▸ What is expected
For this listing, the lines between the one holding "Group 2: n = 21, mean" and the one holding "A) There is", inclusive, must be set down exactly.

↓↓↓

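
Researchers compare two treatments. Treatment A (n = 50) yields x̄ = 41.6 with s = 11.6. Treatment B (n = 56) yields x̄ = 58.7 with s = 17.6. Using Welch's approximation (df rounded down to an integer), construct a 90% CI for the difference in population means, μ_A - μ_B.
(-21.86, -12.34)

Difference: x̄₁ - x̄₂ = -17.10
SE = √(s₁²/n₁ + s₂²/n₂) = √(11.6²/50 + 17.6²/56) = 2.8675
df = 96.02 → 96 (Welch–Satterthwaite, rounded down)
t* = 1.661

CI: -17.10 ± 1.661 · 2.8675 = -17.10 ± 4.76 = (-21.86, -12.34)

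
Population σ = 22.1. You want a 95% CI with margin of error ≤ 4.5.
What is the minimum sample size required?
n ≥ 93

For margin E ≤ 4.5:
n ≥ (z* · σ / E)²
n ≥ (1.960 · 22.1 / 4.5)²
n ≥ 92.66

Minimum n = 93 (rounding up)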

↑↑↑
↓↓↓

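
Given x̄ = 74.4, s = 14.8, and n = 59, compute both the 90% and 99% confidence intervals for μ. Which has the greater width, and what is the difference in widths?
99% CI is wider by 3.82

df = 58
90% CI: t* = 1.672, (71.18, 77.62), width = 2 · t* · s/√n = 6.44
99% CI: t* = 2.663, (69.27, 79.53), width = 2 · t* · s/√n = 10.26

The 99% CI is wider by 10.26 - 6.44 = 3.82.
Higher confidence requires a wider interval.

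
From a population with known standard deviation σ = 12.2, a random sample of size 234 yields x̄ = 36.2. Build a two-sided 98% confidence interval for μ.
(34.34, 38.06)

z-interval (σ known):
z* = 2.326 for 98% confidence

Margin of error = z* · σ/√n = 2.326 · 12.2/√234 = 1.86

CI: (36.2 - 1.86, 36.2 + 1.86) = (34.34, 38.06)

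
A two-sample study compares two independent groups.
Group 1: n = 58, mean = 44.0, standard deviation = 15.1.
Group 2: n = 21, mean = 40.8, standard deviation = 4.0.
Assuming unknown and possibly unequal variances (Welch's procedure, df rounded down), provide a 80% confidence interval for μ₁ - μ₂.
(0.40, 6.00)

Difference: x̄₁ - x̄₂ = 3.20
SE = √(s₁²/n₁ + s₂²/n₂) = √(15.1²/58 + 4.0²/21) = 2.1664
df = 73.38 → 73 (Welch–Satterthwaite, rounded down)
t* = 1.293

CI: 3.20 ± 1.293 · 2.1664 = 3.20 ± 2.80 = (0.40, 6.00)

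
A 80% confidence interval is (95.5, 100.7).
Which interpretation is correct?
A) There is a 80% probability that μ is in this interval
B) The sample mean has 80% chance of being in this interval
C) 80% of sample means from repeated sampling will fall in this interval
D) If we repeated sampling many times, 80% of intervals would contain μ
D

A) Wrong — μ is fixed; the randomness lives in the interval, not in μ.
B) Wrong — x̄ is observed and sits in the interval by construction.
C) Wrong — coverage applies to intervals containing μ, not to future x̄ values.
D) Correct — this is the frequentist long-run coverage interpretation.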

↑↑↑
↓↓↓

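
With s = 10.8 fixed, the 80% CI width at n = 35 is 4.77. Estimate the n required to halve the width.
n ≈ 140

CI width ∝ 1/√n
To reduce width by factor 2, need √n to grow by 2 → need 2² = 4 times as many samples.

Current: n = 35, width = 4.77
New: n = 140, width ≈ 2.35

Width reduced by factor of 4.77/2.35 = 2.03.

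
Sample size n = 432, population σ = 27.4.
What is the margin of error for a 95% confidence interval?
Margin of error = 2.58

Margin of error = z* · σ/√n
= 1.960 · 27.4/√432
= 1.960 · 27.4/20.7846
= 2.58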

↑↑↑

▸ Response to the exercise
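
Group 2: n = 21, mean = 40.8, standard deviation = 4.0.
Assuming unknown and possibly unequal variances (Welch's procedure, df rounded down), provide a 80% confidence interval for μ₁ - μ₂.
(0.40, 6.00)

Difference: x̄₁ - x̄₂ = 3.20
SE = √(s₁²/n₁ + s₂²/n₂) = √(15.1²/58 + 4.0²/21) = 2.1664
df = 73.38 → 73 (Welch–Satterthwaite, rounded down)
t* = 1.293

CI: 3.20 ± 1.293 · 2.1664 = 3.20 ± 2.80 = (0.40, 6.00)

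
A 80% confidence interval is (95.5, 100.7).
Which interpretation is correct?
A) There is a 80% probability that μ is in this interval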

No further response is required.